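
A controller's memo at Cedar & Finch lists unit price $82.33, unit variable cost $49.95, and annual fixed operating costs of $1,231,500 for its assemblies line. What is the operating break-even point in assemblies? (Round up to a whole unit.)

38,033 assemblies

Each unit contributes $82.33 − $49.95 = $32.38.
Units to break even: $1,231,500 ÷ $32.38 = 38,032.74, rounded up to 38,033.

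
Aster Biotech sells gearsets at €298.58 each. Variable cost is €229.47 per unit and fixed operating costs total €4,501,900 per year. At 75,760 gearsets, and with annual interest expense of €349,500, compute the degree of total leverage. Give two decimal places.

13.62

At 75,760 units, contribution = 75,760 × €69.11 = €5,235,773.60.
Subtracting fixed costs: EBIT = €5,235,773.60 − €4,501,900 = €733,873.60. Interest = €349,500.00, so EBIT − I = €384,373.60.
Degree of total leverage = total CM / (EBIT − interest) = €5,235,773.60 / €384,373.60 = 13.6216.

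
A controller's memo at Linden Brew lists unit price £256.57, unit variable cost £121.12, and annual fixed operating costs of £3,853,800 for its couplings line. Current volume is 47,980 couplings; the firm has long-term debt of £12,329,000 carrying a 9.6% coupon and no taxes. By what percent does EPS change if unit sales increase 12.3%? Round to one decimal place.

+54.7%

Total contribution margin = 47,980 × £135.45 = £6,498,891.00.
Operating income = contribution − fixed costs = £6,498,891.00 − £3,853,800 = £2,645,091.00.
Interest = £1,183,584.00, so EBIT − I = £1,461,507.00.
DCL = total CM / (EBIT − I) = £6,498,891.00 / £1,461,507.00 = 4.4467.
%ΔEPS = DCL × %ΔSales = 4.4467 × +12.3% = +54.7%.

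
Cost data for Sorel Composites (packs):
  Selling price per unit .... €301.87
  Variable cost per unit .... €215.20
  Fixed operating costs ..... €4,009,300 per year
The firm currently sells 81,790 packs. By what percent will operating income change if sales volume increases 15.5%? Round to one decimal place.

Contribution at this volume is 81,790 × €86.67 = €7,088,739.30.
Operating income = contribution − fixed costs = €7,088,739.30 − €4,009,300 = €3,079,439.30.
Degree of operating leverage = €7,088,739.30 / €3,079,439.30 = 2.3020.
So EBIT moves 2.3020 × (+15.5%) = +35.7%.

+35.7%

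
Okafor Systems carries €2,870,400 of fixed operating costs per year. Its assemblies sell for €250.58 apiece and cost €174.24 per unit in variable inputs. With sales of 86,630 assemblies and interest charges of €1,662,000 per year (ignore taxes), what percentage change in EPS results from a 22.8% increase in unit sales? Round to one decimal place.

+72.5%

At 86,630 units, contribution = 86,630 × €76.34 = €6,613,334.20.
EBIT = €6,613,334.20 − €2,870,400 = €3,742,934.20.
After interest of €1,662,000.00, pre-tax earnings = €2,080,934.20.
DCL = total CM / (EBIT − I) = €6,613,334.20 / €2,080,934.20 = 3.1781.
EPS therefore changes by 3.1781 × (+22.8%) = +72.5%.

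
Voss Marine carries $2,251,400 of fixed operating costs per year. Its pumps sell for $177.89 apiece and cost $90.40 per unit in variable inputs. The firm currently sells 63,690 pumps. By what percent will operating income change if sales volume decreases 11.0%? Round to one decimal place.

-18.5%

Contribution at this volume is 63,690 × $87.49 = $5,572,238.10.
EBIT = $5,572,238.10 − $2,251,400 = $3,320,838.10.
DOL = contribution ÷ EBIT = $5,572,238.10 ÷ $3,320,838.10 = 1.6780.
%ΔEBIT = DOL × %ΔSales = 1.6780 × -11.0% = -18.5%.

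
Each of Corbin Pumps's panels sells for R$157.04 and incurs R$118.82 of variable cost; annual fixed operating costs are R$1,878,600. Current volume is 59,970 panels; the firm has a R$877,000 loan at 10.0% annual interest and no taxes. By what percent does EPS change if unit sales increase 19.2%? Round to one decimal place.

+135.1%

At 59,970 units, contribution = 59,970 × R$38.22 = R$2,292,053.40.
Operating income = contribution − fixed costs = R$2,292,053.40 − R$1,878,600 = R$413,453.40.
After interest of R$87,700.00, pre-tax earnings = R$325,753.40.
DCL = total CM / (EBIT − I) = R$2,292,053.40 / R$325,753.40 = 7.0362.
%ΔEPS = DCL × %ΔSales = 7.0362 × +19.2% = +135.1%.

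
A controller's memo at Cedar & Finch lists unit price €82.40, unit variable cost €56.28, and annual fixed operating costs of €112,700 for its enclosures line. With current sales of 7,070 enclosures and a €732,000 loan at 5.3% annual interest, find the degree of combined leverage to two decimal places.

5.57

Total contribution margin = 7,070 × €26.12 = €184,668.40.
EBIT = €184,668.40 − €112,700 = €71,968.40. Interest = €38,796.00.
DOL = €184,668.40 ÷ €71,968.40 = 2.5660; DFL = €71,968.40 ÷ €33,172.40 = 2.1695.
DCL = DOL × DFL = 2.5660 × 2.1695 = 5.5669.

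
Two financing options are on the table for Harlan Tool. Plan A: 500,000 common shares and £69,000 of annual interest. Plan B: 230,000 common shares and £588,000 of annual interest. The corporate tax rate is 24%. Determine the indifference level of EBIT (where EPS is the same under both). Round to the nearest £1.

£1,030,111

Set EPS_A = EPS_B: (EBIT − £69,000)(1 − 0.24) ÷ 500,000 = (EBIT − £588,000)(1 − 0.24) ÷ 230,000.
Cancelling (1 − t) and cross-multiplying: 230,000·(EBIT − 69,000) = 500,000·(EBIT − 588,000).
Solving, EBIT = (588,000·500,000 − 69,000·230,000) / (500,000 − 230,000) = 278,130,000,000 / 270,000 = 1,030,111.11.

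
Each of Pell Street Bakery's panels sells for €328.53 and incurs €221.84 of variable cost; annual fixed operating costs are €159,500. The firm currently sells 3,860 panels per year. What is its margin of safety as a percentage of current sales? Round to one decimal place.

61.3%

Unit CM = price − variable cost = €328.53 − €221.84 = €106.69. Break-even units = €159,500 ÷ €106.69 = 1,494.99; break-even revenue = 1,494.99 × €328.53 = €491,147.58.
Current sales = 3,860 × €328.53 = €1,268,125.80.
Margin of safety = (€1,268,125.80 − €491,147.58) ÷ €1,268,125.80 = 61.3%.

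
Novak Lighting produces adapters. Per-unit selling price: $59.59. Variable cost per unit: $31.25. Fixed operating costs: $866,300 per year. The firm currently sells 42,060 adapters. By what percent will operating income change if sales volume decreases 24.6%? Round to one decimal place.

-90.0%

Total contribution margin = 42,060 × $28.34 = $1,191,980.40.
EBIT = $1,191,980.40 − $866,300 = $325,680.40.
Degree of operating leverage = $1,191,980.40 / $325,680.40 = 3.6600.
%ΔEBIT = DOL × %ΔSales = 3.6600 × -24.6% = -90.0%.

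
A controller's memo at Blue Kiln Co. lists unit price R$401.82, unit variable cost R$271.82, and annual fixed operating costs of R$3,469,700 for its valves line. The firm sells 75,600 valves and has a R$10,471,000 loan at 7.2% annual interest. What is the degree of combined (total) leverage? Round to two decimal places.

1.75

At 75,600 units, contribution = 75,600 × R$130.00 = R$9,828,000.00.
EBIT = R$9,828,000.00 − R$3,469,700 = R$6,358,300.00. Interest = R$753,912.00, so EBIT − I = R$5,604,388.00.
Degree of total leverage = total CM / (EBIT − interest) = R$9,828,000.00 / R$5,604,388.00 = 1.7536.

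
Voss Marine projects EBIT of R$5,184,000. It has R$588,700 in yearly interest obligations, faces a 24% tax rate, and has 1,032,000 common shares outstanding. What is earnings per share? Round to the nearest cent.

Pre-tax income = R$5,184,000 − R$588,700.00 = R$4,595,300.00.
Net income = R$4,595,300.00 × (1 − 0.24) = R$3,492,428.00.
EPS = R$3,492,428.00 ÷ 1,032,000 = R$3.38.

R$3.38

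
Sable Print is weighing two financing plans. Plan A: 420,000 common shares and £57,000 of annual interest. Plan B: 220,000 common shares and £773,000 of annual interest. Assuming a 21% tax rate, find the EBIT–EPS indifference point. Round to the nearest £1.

£1,560,600

At indifference, (EBIT − 57,000)(1 − t)/420,000 = (EBIT − 773,000)(1 − t)/220,000.
The (1 − t) factor cancels: (EBIT − 57,000) × 220,000 = (EBIT − 773,000) × 420,000.
Solving, EBIT = (773,000·420,000 − 57,000·220,000) / (420,000 − 220,000) = 312,120,000,000 / 200,000 = 1,560,600.00.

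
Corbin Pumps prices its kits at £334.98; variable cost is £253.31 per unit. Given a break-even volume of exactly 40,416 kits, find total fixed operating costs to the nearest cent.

Each unit contributes £334.98 − £253.31 = £81.67.
Fixed costs = break-even units × CM = 40,416 × £81.67 = £3,300,774.72.

£3,300,774.72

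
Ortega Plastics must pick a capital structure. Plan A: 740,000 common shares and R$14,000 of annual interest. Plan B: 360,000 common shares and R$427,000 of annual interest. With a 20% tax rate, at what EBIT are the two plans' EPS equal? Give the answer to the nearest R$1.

R$818,263

Set EPS_A = EPS_B: (EBIT − R$14,000)(1 − 0.20) ÷ 740,000 = (EBIT − R$427,000)(1 − 0.20) ÷ 360,000.
The (1 − t) factor cancels: (EBIT − 14,000) × 360,000 = (EBIT − 427,000) × 740,000.
Solving, EBIT = (427,000·740,000 − 14,000·360,000) / (740,000 − 360,000) = 310,940,000,000 / 380,000 = 818,263.16.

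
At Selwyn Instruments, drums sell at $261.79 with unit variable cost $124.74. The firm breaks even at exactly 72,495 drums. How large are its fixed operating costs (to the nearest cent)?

Each unit contributes $261.79 − $124.74 = $137.05.
Fixed costs = break-even units × CM = 72,495 × $137.05 = $9,935,439.75.

$9,935,439.75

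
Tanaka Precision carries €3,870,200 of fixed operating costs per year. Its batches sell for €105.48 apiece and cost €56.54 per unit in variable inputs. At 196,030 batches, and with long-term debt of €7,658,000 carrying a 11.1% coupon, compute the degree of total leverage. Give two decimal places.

At 196,030 units, contribution = 196,030 × €48.94 = €9,593,708.20.
Subtracting fixed costs: EBIT = €9,593,708.20 − €3,870,200 = €5,723,508.20. Interest = €850,038.00.
DOL = €9,593,708.20 ÷ €5,723,508.20 = 1.6762; DFL = €5,723,508.20 ÷ €4,873,470.20 = 1.1744.
Combined leverage = 1.6762 × 1.1744 = 1.9685.

1.97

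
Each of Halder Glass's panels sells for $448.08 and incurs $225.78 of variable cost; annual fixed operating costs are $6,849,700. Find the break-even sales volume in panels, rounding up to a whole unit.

30,813 panels

Each unit contributes $448.08 − $225.78 = $222.30.
Break-even volume = fixed costs ÷ CM per unit = $6,849,700 ÷ $222.30 = 30,812.87, so 30,813 panels.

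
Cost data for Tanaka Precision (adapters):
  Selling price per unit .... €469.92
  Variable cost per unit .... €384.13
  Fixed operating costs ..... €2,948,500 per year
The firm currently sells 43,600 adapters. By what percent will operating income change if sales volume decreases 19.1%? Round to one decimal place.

Contribution at this volume is 43,600 × €85.79 = €3,740,444.00.
Subtracting fixed costs: EBIT = €3,740,444.00 − €2,948,500 = €791,944.00.
So DOL = total CM / EBIT = €3,740,444.00 / €791,944.00 = 4.7231.
So EBIT moves 4.7231 × (-19.1%) = -90.2%.

-90.2%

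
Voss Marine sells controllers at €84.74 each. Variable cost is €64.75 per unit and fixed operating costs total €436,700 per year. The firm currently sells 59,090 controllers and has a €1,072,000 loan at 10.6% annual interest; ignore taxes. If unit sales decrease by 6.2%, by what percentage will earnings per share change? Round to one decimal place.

-11.6%

Contribution at this volume is 59,090 × €19.99 = €1,181,209.10.
EBIT = €1,181,209.10 − €436,700 = €744,509.10.
Interest = €113,632.00, so EBIT − I = €630,877.10.
Degree of combined leverage = contribution ÷ (EBIT − I) = €1,181,209.10 ÷ €630,877.10 = 1.8723.
%ΔEPS = DCL × %ΔSales = 1.8723 × -6.2% = -11.6%.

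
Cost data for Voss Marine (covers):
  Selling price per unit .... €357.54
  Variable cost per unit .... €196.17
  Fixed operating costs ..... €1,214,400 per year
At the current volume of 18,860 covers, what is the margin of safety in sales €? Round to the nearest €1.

€4,052,515

Each unit contributes €357.54 − €196.17 = €161.37. Break-even units = €1,214,400 ÷ €161.37 = 7,525.56; break-even revenue = 7,525.56 × €357.54 = €2,690,689.57.
Actual sales revenue = 18,860 × €357.54 = €6,743,204.40.
Margin of safety = €6,743,204.40 − €2,690,689.57 = €4,052,515.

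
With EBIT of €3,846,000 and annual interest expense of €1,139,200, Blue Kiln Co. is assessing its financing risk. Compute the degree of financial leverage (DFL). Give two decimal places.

Interest = €1,139,200.00.
Degree of financial leverage = EBIT / (EBIT − interest) = €3,846,000 / €2,706,800.00 = 1.4209.

1.42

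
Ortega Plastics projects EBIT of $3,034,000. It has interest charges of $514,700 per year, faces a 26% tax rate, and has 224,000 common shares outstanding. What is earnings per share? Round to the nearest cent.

$8.32

Pre-tax income = $3,034,000 − $514,700.00 = $2,519,300.00.
Net income = $2,519,300.00 × (1 − 0.26) = $1,864,282.00.
Per share: $1,864,282.00 / 224,000 shares = $8.32.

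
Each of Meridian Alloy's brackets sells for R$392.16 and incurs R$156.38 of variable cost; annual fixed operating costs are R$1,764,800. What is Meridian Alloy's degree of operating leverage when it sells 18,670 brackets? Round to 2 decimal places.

1.67

Contribution at this volume is 18,670 × R$235.78 = R$4,402,012.60.
Operating income = contribution − fixed costs = R$4,402,012.60 − R$1,764,800 = R$2,637,212.60.
Degree of operating leverage = R$4,402,012.60 / R$2,637,212.60 = 1.6692.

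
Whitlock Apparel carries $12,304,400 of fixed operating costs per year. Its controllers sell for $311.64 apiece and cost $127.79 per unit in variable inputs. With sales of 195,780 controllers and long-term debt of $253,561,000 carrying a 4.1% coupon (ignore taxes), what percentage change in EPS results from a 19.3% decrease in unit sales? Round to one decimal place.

-52.3%

Total contribution margin = 195,780 × $183.85 = $35,994,153.00.
EBIT = $35,994,153.00 − $12,304,400 = $23,689,753.00.
Interest = $10,396,001.00, so EBIT − I = $13,293,752.00.
DCL = total CM / (EBIT − I) = $35,994,153.00 / $13,293,752.00 = 2.7076.
%ΔEPS = DCL × %ΔSales = 2.7076 × -19.3% = -52.3%.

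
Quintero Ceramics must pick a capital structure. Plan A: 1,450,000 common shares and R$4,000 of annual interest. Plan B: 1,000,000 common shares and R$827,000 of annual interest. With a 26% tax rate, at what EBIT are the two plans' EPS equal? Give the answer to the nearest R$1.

At indifference, (EBIT − 4,000)(1 − t)/1,450,000 = (EBIT − 827,000)(1 − t)/1,000,000.
Cancelling (1 − t) and cross-multiplying: 1,000,000·(EBIT − 4,000) = 1,450,000·(EBIT − 827,000).
Solving, EBIT = (827,000·1,450,000 − 4,000·1,000,000) / (1,450,000 − 1,000,000) = 1,195,150,000,000 / 450,000 = 2,655,888.89.

R$2,655,889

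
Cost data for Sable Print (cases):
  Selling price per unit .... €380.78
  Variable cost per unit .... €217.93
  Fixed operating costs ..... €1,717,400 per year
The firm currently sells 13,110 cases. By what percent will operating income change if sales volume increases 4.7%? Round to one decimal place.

Total contribution margin = 13,110 × €162.85 = €2,134,963.50.
EBIT = €2,134,963.50 − €1,717,400 = €417,563.50.
DOL = contribution ÷ EBIT = €2,134,963.50 ÷ €417,563.50 = 5.1129.
So EBIT moves 5.1129 × (+4.7%) = +24.0%.

+24.0%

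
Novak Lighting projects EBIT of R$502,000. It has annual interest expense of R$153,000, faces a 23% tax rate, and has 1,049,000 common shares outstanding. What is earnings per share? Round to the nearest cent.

R$0.26

Interest = R$153,000.00, so EBT = R$502,000 − R$153,000.00 = R$349,000.00.
After tax at 23%: net income = R$349,000.00 × 0.77 = R$268,730.00.
Per share: R$268,730.00 / 1,049,000 shares = R$0.26.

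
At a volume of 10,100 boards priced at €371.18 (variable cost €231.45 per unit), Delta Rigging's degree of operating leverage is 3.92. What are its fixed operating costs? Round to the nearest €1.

€1,051,254

At 10,100 units, contribution = 10,100 × €139.73 = €1,411,273.00.
DOL = contribution / EBIT, so EBIT = €1,411,273.00 / 3.92 = €360,018.62.
Fixed costs = CM − EBIT = €1,411,273.00 − €360,018.62 = €1,051,254.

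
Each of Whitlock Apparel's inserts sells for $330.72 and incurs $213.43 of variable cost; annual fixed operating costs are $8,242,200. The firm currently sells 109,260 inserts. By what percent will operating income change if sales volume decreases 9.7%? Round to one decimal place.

Total contribution margin = 109,260 × $117.29 = $12,815,105.40.
Operating income = contribution − fixed costs = $12,815,105.40 − $8,242,200 = $4,572,905.40.
Degree of operating leverage = $12,815,105.40 / $4,572,905.40 = 2.8024.
%ΔEBIT = DOL × %ΔSales = 2.8024 × -9.7% = -27.2%.

-27.2%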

· · · · · · ·

TASK DIRECTIONS
Of the entries above, transcribe exactly those lines that fall between the line containing "At Selwyn Instruments, drums" and the line containing "Variable cost per unit .... €384.13", together with those two lines.

SOLUTION FOR THIS PROBLEM
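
At Selwyn Instruments, drums sell at $261.79 with unit variable cost $124.74. The firm breaks even at exactly 72,495 drums. How large are its fixed operating costs (to the nearest cent)?

Each unit contributes $261.79 − $124.74 = $137.05.
Fixed costs = break-even units × CM = 72,495 × $137.05 = $9,935,439.75.

$9,935,439.75

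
Tanaka Precision carries €3,870,200 of fixed operating costs per year. Its batches sell for €105.48 apiece and cost €56.54 per unit in variable inputs. At 196,030 batches, and with long-term debt of €7,658,000 carrying a 11.1% coupon, compute the degree of total leverage. Give two decimal places.

At 196,030 units, contribution = 196,030 × €48.94 = €9,593,708.20.
Subtracting fixed costs: EBIT = €9,593,708.20 − €3,870,200 = €5,723,508.20. Interest = €850,038.00.
DOL = €9,593,708.20 ÷ €5,723,508.20 = 1.6762; DFL = €5,723,508.20 ÷ €4,873,470.20 = 1.1744.
Combined leverage = 1.6762 × 1.1744 = 1.9685.

1.97

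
Each of Halder Glass's panels sells for $448.08 and incurs $225.78 of variable cost; annual fixed operating costs are $6,849,700. Find the break-even sales volume in panels, rounding up to a whole unit.

30,813 panels

Each unit contributes $448.08 − $225.78 = $222.30.
Break-even volume = fixed costs ÷ CM per unit = $6,849,700 ÷ $222.30 = 30,812.87, so 30,813 panels.

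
Cost data for Tanaka Precision (adapters):
  Selling price per unit .... €469.92
  Variable cost per unit .... €384.13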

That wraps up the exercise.